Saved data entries
::::

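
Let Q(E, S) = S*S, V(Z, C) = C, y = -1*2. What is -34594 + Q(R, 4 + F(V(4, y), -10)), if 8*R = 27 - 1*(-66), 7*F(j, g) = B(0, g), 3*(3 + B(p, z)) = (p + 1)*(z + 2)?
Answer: -15251465/441 ≈ -34584.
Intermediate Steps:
y = -2
B(p, z) = -3 + (1 + p)*(2 + z)/3 (B(p, z) = -3 + ((p + 1)*(z + 2))/3 = -3 + ((1 + p)*(2 + z))/3 = -3 + (1 + p)*(2 + z)/3)
F(j, g) = -⅓ + g/21 (F(j, g) = (-7/3 + g/3 + (⅔)*0 + (⅓)*0*g)/7 = (-7/3 + g/3 + 0 + 0)/7 = (-7/3 + g/3)/7 = -⅓ + g/21)
R = 93/8 (R = (27 - 1*(-66))/8 = (27 + 66)/8 = (⅛)*93 = 93/8 ≈ 11.625)
Q(E, S) = S²
-34594 + Q(R, 4 + F(V(4, y), -10)) = -34594 + (4 + (-⅓ + (1/21)*(-10)))² = -34594 + (4 + (-⅓ - 10/21))² = -34594 + (4 - 17/21)² = -34594 + (67/21)² = -34594 + 4489/441 = -15251465/441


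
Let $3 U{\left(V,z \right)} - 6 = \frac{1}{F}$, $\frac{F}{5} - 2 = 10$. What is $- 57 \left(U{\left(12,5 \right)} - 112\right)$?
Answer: $\frac{376181}{60} \approx 6269.7$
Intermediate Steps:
$F = 60$ ($F = 10 + 5 \cdot 10 = 10 + 50 = 60$)
$U{\left(V,z \right)} = \frac{361}{180}$ ($U{\left(V,z \right)} = 2 + \frac{1}{3 \cdot 60} = 2 + \frac{1}{3} \cdot \frac{1}{60} = 2 + \frac{1}{180} = \frac{361}{180}$)
$- 57 \left(U{\left(12,5 \right)} - 112\right) = - 57 \left(\frac{361}{180} - 112\right) = \left(-57\right) \left(- \frac{19799}{180}\right) = \frac{376181}{60}$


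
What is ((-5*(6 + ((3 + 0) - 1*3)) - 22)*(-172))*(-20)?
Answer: -178880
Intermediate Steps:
((-5*(6 + ((3 + 0) - 1*3)) - 22)*(-172))*(-20) = ((-5*(6 + (3 - 3)) - 22)*(-172))*(-20) = ((-5*(6 + 0) - 22)*(-172))*(-20) = ((-5*6 - 22)*(-172))*(-20) = ((-30 - 22)*(-172))*(-20) = -52*(-172)*(-20) = 8944*(-20) = -178880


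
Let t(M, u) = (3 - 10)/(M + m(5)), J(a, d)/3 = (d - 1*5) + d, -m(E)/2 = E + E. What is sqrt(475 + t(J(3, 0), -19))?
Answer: 6*sqrt(330)/5 ≈ 21.799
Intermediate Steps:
m(E) = -4*E (m(E) = -2*(E + E) = -4*E)
J(a, d) = -15 + 6*d (J(a, d) = 3*((d - 1*5) + d) = 3*((d - 5) + d) = 3*((-5 + d) + d) = 3*(-5 + 2*d) = -15 + 6*d)
t(M, u) = -7/(-20 + M) (t(M, u) = (3 - 10)/(M - 4*5) = -7/(M - 20) = -7/(-20 + M))
sqrt(475 + t(J(3, 0), -19)) = sqrt(475 - 7/(-20 + (-15 + 6*0))) = sqrt(475 - 7/(-20 + (-15 + 0))) = sqrt(475 - 7/(-20 - 15)) = sqrt(475 - 7/(-35)) = sqrt(475 - 7*(-1/35)) = sqrt(475 + 1/5) = sqrt(2376/5) = 6*sqrt(330)/5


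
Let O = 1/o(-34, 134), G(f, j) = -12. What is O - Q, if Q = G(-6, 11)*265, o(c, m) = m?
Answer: 426121/134 ≈ 3180.0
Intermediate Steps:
Q = -3180 (Q = -12*265 = -3180)
O = 1/134 ≈ 0.0074627
O - Q = 1/134 - 1*(-3180) = 1/134 + 3180 = 426121/134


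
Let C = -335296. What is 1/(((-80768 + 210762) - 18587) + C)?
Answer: -1/223889 ≈ -4.4665e-6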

::::

__PROBLEM STATEMENT__:
Please, from the entries above, set down exactly the lines from the one containing "What is ((-5*(6" through the one containing "Answer: 6*sqrt(330)/5 ≈ 21.799", and only those.

__EXERCISE RESULT__:
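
What is ((-5*(6 + ((3 + 0) - 1*3)) - 22)*(-172))*(-20)?
Answer: -178880
Intermediate Steps:
((-5*(6 + ((3 + 0) - 1*3)) - 22)*(-172))*(-20) = ((-5*(6 + (3 - 3)) - 22)*(-172))*(-20) = ((-5*(6 + 0) - 22)*(-172))*(-20) = ((-5*6 - 22)*(-172))*(-20) = ((-30 - 22)*(-172))*(-20) = -52*(-172)*(-20) = 8944*(-20) = -178880


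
Let t(M, u) = (3 - 10)/(M + m(5)), J(a, d)/3 = (d - 1*5) + d, -m(E)/2 = E + E. What is sqrt(475 + t(J(3, 0), -19))?
Answer: 6*sqrt(330)/5 ≈ 21.799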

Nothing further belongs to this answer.